- _TASK GOAL_: The answer must consist solely of the line that contains "3. gather 6 clay" and all subsequent lines of the data, each reproduced exactly.

- _DATASET EXTRACT_:

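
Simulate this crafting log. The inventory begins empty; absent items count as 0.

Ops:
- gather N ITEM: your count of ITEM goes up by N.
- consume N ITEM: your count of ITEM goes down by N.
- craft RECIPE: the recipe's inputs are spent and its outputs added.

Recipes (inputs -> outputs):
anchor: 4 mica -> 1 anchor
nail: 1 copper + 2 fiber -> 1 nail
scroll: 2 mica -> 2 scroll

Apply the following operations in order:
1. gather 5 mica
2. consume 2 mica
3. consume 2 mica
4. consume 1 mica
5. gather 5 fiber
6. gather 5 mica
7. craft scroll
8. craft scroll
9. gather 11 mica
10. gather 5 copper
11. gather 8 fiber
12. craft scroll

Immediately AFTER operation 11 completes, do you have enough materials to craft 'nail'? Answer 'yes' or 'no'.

After 1 (gather 5 mica): mica=5
After 2 (consume 2 mica): mica=3
After 3 (consume 2 mica): mica=1
After 4 (consume 1 mica): (empty)
After 5 (gather 5 fiber): fiber=5
After 6 (gather 5 mica): fiber=5 mica=5
After 7 (craft scroll): fiber=5 mica=3 scroll=2
After 8 (craft scroll): fiber=5 mica=1 scroll=4
After 9 (gather 11 mica): fiber=5 mica=12 scroll=4
After 10 (gather 5 copper): copper=5 fiber=5 mica=12 scroll=4
After 11 (gather 8 fiber): copper=5 fiber=13 mica=12 scroll=4

Answer: yes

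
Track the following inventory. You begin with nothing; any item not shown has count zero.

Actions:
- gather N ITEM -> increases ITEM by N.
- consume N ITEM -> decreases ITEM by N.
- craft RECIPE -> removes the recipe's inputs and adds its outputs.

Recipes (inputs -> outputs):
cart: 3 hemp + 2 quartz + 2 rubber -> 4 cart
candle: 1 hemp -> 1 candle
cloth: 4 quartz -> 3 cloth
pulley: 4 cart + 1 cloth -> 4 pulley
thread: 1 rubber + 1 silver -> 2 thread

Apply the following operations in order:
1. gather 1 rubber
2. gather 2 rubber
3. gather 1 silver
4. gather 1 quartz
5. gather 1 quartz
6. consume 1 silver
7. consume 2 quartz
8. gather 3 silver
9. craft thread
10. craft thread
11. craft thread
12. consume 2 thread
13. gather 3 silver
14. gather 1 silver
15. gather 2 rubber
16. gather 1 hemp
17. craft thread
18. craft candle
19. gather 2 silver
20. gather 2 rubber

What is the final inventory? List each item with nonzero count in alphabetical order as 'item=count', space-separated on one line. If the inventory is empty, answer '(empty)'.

Answer: candle=1 rubber=3 silver=5 thread=6

Derivation:
After 1 (gather 1 rubber): rubber=1
After 2 (gather 2 rubber): rubber=3
After 3 (gather 1 silver): rubber=3 silver=1
After 4 (gather 1 quartz): quartz=1 rubber=3 silver=1
After 5 (gather 1 quartz): quartz=2 rubber=3 silver=1
After 6 (consume 1 silver): quartz=2 rubber=3
After 7 (consume 2 quartz): rubber=3
After 8 (gather 3 silver): rubber=3 silver=3
After 9 (craft thread): rubber=2 silver=2 thread=2
After 10 (craft thread): rubber=1 silver=1 thread=4
After 11 (craft thread): thread=6
After 12 (consume 2 thread): thread=4
After 13 (gather 3 silver): silver=3 thread=4
After 14 (gather 1 silver): silver=4 thread=4
After 15 (gather 2 rubber): rubber=2 silver=4 thread=4
After 16 (gather 1 hemp): hemp=1 rubber=2 silver=4 thread=4
After 17 (craft thread): hemp=1 rubber=1 silver=3 thread=6
After 18 (craft candle): candle=1 rubber=1 silver=3 thread=6
After 19 (gather 2 silver): candle=1 rubber=1 silver=5 thread=6
After 20 (gather 2 rubber): candle=1 rubber=3 silver=5 thread=6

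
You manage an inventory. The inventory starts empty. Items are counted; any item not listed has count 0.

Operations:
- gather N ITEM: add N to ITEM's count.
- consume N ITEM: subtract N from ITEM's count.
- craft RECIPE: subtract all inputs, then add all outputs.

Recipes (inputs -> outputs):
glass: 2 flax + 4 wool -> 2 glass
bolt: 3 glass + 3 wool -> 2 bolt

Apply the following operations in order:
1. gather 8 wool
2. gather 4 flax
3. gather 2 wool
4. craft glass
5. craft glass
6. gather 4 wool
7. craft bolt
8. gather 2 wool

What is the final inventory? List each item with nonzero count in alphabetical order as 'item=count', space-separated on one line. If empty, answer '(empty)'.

Answer: bolt=2 glass=1 wool=5

Derivation:
After 1 (gather 8 wool): wool=8
After 2 (gather 4 flax): flax=4 wool=8
After 3 (gather 2 wool): flax=4 wool=10
After 4 (craft glass): flax=2 glass=2 wool=6
After 5 (craft glass): glass=4 wool=2
After 6 (gather 4 wool): glass=4 wool=6
After 7 (craft bolt): bolt=2 glass=1 wool=3
After 8 (gather 2 wool): bolt=2 glass=1 wool=5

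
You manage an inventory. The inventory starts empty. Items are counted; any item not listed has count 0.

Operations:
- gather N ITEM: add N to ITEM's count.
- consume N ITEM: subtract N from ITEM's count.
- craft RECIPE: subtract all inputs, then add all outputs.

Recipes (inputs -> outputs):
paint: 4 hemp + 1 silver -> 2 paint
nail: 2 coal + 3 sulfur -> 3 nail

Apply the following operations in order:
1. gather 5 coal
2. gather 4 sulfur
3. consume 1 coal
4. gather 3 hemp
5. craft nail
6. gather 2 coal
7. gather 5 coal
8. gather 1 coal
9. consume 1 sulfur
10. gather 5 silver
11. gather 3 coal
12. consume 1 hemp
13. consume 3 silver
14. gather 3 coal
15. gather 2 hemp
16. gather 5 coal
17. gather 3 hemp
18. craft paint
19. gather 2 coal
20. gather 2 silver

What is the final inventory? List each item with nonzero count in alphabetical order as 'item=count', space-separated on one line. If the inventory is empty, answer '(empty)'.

After 1 (gather 5 coal): coal=5
After 2 (gather 4 sulfur): coal=5 sulfur=4
After 3 (consume 1 coal): coal=4 sulfur=4
After 4 (gather 3 hemp): coal=4 hemp=3 sulfur=4
After 5 (craft nail): coal=2 hemp=3 nail=3 sulfur=1
After 6 (gather 2 coal): coal=4 hemp=3 nail=3 sulfur=1
After 7 (gather 5 coal): coal=9 hemp=3 nail=3 sulfur=1
After 8 (gather 1 coal): coal=10 hemp=3 nail=3 sulfur=1
After 9 (consume 1 sulfur): coal=10 hemp=3 nail=3
After 10 (gather 5 silver): coal=10 hemp=3 nail=3 silver=5
After 11 (gather 3 coal): coal=13 hemp=3 nail=3 silver=5
After 12 (consume 1 hemp): coal=13 hemp=2 nail=3 silver=5
After 13 (consume 3 silver): coal=13 hemp=2 nail=3 silver=2
After 14 (gather 3 coal): coal=16 hemp=2 nail=3 silver=2
After 15 (gather 2 hemp): coal=16 hemp=4 nail=3 silver=2
After 16 (gather 5 coal): coal=21 hemp=4 nail=3 silver=2
After 17 (gather 3 hemp): coal=21 hemp=7 nail=3 silver=2
After 18 (craft paint): coal=21 hemp=3 nail=3 paint=2 silver=1
After 19 (gather 2 coal): coal=23 hemp=3 nail=3 paint=2 silver=1
After 20 (gather 2 silver): coal=23 hemp=3 nail=3 paint=2 silver=3

Answer: coal=23 hemp=3 nail=3 paint=2 silver=3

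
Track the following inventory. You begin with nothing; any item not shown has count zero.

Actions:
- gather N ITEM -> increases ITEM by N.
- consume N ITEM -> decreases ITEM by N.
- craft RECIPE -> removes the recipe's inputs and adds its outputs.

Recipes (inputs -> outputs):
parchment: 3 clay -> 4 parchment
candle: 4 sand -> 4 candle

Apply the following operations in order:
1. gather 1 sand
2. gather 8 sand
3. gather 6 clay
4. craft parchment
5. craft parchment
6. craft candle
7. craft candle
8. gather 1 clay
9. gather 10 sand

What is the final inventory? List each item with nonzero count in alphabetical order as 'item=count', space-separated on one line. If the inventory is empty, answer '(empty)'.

Answer: candle=8 clay=1 parchment=8 sand=11

Derivation:
After 1 (gather 1 sand): sand=1
After 2 (gather 8 sand): sand=9
After 3 (gather 6 clay): clay=6 sand=9
After 4 (craft parchment): clay=3 parchment=4 sand=9
After 5 (craft parchment): parchment=8 sand=9
After 6 (craft candle): candle=4 parchment=8 sand=5
After 7 (craft candle): candle=8 parchment=8 sand=1
After 8 (gather 1 clay): candle=8 clay=1 parchment=8 sand=1
After 9 (gather 10 sand): candle=8 clay=1 parchment=8 sand=11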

- _EXERCISE RESULT_:
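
3. gather 6 clay
4. craft parchment
5. craft parchment
6. craft candle
7. craft candle
8. gather 1 clay
9. gather 10 sand

What is the final inventory? List each item with nonzero count in alphabetical order as 'item=count', space-separated on one line. If the inventory is empty, answer '(empty)'.

Answer: candle=8 clay=1 parchment=8 sand=11

Derivation:
After 1 (gather 1 sand): sand=1
After 2 (gather 8 sand): sand=9
After 3 (gather 6 clay): clay=6 sand=9
After 4 (craft parchment): clay=3 parchment=4 sand=9
After 5 (craft parchment): parchment=8 sand=9
After 6 (craft candle): candle=4 parchment=8 sand=5
After 7 (craft candle): candle=8 parchment=8 sand=1
After 8 (gather 1 clay): candle=8 clay=1 parchment=8 sand=1
After 9 (gather 10 sand): candle=8 clay=1 parchment=8 sand=11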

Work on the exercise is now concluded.